Work required: Only lines that contain the word "processes" are to be returned from the data below.

Data extracted from a collection:
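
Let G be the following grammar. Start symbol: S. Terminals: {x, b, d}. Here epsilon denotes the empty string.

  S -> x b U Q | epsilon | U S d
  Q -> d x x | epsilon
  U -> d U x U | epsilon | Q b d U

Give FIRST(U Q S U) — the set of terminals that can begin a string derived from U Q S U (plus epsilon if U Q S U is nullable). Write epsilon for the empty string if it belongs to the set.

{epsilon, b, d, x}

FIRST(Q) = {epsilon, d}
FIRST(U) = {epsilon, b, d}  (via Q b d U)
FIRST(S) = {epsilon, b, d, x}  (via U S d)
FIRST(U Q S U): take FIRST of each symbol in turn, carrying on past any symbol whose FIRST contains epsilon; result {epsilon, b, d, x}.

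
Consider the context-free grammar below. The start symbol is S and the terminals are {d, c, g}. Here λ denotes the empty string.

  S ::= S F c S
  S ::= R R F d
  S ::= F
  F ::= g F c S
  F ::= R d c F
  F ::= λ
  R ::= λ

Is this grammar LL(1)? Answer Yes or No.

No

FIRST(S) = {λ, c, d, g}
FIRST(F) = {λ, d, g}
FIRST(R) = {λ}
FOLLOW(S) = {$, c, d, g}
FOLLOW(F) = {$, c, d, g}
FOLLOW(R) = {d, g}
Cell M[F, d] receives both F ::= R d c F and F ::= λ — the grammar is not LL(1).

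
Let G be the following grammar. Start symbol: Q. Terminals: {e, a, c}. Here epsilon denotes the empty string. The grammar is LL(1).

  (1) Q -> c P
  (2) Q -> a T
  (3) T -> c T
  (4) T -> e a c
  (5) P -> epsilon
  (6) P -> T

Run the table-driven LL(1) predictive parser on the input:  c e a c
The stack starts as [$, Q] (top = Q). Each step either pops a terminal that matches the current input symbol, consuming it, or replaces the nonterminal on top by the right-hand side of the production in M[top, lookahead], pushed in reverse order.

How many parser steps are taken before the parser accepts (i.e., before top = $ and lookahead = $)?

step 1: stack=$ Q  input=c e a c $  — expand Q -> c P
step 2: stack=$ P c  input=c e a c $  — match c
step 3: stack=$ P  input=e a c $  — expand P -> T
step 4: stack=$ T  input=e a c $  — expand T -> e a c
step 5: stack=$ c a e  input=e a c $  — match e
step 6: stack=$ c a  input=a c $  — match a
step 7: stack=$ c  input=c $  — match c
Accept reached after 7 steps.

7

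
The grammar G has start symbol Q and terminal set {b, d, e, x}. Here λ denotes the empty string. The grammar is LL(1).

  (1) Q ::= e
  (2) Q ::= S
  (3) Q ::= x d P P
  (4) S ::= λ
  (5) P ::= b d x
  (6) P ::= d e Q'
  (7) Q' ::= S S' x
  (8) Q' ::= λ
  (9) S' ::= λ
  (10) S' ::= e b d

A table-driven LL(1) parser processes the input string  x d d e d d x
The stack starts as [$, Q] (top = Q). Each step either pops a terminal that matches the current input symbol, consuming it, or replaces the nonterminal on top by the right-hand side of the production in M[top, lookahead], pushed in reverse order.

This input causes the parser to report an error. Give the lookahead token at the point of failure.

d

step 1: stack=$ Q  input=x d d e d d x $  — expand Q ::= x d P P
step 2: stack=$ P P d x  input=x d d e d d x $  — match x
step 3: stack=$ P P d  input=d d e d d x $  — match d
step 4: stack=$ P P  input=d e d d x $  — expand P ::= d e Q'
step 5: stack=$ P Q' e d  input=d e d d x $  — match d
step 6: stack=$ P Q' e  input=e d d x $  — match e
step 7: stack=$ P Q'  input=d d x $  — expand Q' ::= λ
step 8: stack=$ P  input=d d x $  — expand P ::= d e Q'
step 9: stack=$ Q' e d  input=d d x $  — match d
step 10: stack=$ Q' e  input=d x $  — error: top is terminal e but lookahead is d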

==

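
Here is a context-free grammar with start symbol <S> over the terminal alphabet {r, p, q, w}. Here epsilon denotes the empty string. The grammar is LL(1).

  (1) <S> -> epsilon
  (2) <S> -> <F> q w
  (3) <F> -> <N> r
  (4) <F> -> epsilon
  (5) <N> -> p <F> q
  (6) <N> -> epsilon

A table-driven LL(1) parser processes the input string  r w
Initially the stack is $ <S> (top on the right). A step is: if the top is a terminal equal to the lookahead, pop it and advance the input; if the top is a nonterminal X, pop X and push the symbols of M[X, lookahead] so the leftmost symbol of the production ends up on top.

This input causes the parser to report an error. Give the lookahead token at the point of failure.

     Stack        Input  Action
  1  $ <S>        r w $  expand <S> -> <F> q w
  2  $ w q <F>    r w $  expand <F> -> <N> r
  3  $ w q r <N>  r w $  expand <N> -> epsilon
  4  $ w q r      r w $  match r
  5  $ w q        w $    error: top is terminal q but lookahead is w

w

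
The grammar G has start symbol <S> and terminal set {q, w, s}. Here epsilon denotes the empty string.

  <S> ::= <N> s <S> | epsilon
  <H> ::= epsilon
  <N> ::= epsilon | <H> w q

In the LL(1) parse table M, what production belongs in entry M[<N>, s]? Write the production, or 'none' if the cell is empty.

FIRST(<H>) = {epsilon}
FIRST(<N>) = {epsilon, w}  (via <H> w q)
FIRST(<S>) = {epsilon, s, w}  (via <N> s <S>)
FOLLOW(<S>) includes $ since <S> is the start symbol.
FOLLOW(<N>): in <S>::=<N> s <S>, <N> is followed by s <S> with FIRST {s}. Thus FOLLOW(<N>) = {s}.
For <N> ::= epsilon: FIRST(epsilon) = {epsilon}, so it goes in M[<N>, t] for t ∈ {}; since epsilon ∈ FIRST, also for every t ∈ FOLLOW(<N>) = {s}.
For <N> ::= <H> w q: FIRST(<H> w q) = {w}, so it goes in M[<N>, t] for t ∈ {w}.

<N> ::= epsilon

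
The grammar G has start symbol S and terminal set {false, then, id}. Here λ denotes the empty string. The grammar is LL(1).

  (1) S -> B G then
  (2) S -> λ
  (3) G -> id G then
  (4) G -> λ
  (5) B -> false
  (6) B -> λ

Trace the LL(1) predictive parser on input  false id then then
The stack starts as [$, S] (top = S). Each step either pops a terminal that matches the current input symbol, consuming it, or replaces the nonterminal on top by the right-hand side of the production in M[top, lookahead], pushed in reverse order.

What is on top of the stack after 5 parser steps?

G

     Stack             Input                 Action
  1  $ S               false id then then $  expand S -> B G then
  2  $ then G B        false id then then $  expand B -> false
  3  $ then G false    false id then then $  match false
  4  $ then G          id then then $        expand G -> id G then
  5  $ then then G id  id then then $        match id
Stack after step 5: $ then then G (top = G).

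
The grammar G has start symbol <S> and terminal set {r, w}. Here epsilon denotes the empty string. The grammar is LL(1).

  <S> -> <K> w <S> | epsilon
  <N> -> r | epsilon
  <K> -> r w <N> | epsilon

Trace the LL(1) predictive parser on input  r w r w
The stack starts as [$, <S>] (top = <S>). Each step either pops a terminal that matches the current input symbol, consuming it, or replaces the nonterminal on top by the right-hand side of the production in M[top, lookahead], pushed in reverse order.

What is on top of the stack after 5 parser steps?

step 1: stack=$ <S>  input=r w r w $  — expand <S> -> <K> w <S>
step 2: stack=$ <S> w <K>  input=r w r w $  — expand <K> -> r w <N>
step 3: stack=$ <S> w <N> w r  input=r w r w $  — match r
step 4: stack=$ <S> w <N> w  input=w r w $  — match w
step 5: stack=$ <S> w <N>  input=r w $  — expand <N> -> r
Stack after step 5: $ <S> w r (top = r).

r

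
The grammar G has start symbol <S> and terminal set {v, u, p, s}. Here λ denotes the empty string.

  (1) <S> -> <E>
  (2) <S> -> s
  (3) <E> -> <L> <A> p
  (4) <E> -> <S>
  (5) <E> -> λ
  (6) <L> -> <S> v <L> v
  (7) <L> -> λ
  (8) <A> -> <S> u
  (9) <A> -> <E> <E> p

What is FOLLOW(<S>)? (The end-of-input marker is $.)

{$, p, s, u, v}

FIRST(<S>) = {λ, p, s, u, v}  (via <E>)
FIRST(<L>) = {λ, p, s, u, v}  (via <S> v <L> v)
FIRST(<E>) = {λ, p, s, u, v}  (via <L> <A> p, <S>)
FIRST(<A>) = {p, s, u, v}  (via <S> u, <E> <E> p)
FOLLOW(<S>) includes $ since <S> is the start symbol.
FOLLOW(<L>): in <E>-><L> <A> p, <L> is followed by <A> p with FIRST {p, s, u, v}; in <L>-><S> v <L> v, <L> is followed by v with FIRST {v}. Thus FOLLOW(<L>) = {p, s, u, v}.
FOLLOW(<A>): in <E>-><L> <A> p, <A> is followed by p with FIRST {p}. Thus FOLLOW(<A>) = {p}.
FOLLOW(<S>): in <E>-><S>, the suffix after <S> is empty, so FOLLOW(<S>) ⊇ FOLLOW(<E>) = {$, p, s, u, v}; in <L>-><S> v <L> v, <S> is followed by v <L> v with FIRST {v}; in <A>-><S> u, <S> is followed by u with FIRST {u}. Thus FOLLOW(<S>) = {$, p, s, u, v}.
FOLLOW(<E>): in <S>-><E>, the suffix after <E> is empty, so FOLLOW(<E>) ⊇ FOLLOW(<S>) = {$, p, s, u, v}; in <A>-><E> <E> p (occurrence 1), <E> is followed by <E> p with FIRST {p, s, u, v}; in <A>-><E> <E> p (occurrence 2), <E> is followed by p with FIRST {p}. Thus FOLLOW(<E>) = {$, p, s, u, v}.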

==

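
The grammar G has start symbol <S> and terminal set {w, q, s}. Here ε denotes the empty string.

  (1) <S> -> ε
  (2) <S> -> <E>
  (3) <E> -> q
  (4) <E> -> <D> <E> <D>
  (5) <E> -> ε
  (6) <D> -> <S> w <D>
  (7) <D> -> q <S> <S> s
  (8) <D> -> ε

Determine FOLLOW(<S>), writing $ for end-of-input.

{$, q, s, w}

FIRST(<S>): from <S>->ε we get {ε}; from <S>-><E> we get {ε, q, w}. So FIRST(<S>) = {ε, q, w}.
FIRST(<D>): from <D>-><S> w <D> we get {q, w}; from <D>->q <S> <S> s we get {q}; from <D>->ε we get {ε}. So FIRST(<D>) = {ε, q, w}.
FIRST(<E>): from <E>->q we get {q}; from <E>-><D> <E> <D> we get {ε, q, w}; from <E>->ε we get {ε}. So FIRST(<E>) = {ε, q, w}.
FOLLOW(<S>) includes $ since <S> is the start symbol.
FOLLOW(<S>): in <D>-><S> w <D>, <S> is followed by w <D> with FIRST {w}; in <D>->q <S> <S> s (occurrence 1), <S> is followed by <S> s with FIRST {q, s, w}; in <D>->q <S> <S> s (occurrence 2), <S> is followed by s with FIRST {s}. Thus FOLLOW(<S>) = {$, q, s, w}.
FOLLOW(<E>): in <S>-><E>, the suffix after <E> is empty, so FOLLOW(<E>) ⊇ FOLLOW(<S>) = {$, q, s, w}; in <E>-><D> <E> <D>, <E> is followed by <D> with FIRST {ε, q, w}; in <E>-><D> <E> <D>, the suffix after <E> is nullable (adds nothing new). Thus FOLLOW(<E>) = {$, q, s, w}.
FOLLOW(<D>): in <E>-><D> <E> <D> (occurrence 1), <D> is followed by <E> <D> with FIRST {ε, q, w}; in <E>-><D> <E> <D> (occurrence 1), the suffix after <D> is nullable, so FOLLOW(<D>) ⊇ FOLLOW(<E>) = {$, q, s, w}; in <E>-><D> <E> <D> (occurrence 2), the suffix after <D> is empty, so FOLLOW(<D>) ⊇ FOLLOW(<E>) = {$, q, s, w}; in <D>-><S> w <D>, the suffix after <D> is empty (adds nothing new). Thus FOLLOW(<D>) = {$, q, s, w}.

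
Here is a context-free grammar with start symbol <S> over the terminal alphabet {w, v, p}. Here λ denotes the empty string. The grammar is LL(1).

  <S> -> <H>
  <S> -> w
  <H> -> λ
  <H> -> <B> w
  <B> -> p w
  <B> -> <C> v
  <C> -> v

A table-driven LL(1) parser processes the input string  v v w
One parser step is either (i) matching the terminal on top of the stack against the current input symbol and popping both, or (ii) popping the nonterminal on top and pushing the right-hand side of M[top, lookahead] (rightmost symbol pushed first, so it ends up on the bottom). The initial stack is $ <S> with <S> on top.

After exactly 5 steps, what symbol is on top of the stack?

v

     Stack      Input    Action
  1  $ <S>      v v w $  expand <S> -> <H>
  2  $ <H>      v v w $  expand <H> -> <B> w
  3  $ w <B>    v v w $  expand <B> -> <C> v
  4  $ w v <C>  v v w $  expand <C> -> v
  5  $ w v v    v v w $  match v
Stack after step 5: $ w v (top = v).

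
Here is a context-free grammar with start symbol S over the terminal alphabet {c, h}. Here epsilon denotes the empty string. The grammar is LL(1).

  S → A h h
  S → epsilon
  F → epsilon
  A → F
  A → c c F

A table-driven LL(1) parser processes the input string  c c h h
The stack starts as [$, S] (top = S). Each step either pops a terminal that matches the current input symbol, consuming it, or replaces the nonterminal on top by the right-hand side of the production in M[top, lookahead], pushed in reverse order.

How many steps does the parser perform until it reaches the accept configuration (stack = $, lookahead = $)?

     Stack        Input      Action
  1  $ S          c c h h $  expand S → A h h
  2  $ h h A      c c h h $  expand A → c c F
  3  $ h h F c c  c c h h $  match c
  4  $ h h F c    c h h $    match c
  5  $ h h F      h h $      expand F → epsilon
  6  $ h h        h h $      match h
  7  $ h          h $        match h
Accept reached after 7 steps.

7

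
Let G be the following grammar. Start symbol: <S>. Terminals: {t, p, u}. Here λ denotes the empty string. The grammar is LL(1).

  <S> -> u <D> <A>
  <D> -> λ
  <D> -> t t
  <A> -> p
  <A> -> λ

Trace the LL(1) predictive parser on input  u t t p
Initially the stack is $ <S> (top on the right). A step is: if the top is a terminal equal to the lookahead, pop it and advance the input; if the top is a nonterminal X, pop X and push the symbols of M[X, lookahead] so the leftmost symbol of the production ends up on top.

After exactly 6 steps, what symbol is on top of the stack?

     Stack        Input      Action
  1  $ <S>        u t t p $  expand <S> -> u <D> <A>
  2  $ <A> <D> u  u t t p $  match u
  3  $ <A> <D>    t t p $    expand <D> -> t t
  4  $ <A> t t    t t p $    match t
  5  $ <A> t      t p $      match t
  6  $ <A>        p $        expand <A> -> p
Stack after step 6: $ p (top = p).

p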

Problem solution:
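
A table-driven LL(1) parser processes the input string  x d d e d d x
A table-driven LL(1) parser processes the input string  r w
A table-driven LL(1) parser processes the input string  v v w
A table-driven LL(1) parser processes the input string  c c h h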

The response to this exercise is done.